• PROBLEM TO SOLVE:
Find every line in the data that contains the word "parts". Return each of those lines.

• DATASET EXTRACT:
-- Opening Marker --
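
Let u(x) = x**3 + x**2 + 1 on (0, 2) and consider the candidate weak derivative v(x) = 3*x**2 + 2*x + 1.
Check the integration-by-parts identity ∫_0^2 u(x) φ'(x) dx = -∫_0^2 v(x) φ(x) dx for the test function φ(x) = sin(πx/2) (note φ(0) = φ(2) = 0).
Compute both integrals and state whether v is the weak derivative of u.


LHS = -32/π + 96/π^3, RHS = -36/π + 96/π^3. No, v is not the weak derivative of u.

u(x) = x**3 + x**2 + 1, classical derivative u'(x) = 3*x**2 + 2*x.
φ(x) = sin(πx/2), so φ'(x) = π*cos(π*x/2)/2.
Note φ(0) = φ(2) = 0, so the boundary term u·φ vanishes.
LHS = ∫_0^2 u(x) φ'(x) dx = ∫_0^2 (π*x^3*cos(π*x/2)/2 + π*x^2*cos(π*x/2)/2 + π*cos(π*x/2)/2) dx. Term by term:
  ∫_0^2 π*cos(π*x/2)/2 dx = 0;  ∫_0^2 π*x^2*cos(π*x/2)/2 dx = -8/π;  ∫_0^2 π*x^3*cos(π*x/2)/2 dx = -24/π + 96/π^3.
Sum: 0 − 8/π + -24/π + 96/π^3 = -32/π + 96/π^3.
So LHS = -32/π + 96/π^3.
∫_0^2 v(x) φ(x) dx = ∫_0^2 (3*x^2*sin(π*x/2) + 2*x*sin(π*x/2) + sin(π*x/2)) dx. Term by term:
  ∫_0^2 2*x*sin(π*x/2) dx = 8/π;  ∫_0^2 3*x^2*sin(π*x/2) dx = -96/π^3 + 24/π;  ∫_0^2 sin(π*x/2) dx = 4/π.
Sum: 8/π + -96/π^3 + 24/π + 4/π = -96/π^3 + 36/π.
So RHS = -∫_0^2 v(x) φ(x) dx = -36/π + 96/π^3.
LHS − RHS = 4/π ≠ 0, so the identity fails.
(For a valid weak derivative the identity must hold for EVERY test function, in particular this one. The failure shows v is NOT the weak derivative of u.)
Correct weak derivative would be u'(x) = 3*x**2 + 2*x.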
-- Closing Marker --
-- Opening Marker --
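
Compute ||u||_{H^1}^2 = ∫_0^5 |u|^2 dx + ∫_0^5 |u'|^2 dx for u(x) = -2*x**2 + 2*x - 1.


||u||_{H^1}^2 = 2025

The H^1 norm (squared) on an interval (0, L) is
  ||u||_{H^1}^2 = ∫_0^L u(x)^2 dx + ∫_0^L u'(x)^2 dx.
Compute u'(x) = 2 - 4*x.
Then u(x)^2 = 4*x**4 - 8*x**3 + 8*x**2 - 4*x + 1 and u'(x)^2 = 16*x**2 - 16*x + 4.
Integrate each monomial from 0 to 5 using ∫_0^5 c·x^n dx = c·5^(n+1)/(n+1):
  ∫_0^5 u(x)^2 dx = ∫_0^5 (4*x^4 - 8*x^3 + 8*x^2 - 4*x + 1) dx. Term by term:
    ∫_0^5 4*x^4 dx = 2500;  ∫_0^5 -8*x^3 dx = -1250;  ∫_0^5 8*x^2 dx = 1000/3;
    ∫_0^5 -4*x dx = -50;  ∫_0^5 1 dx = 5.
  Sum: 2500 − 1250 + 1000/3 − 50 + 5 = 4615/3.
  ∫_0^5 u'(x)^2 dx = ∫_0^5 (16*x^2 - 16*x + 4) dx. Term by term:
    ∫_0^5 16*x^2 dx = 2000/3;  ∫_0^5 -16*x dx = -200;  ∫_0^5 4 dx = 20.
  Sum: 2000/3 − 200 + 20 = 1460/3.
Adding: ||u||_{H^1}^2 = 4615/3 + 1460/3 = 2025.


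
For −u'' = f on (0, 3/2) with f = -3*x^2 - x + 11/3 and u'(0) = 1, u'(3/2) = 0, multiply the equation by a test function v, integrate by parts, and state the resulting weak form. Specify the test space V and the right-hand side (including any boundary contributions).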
-- Closing Marker --
-- Opening Marker --
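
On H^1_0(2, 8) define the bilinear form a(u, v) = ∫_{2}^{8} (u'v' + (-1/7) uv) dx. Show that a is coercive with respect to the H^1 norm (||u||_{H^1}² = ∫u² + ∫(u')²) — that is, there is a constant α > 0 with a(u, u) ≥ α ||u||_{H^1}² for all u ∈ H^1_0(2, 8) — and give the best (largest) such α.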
-- Closing Marker --
• TASK OUTPUT:
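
Check the integration-by-parts identity ∫_0^2 u(x) φ'(x) dx = -∫_0^2 v(x) φ(x) dx for the test function φ(x) = sin(πx/2) (note φ(0) = φ(2) = 0).
For −u'' = f on (0, 3/2) with f = -3*x^2 - x + 11/3 and u'(0) = 1, u'(3/2) = 0, multiply the equation by a test function v, integrate by parts, and state the resulting weak form. Specify the test space V and the right-hand side (including any boundary contributions).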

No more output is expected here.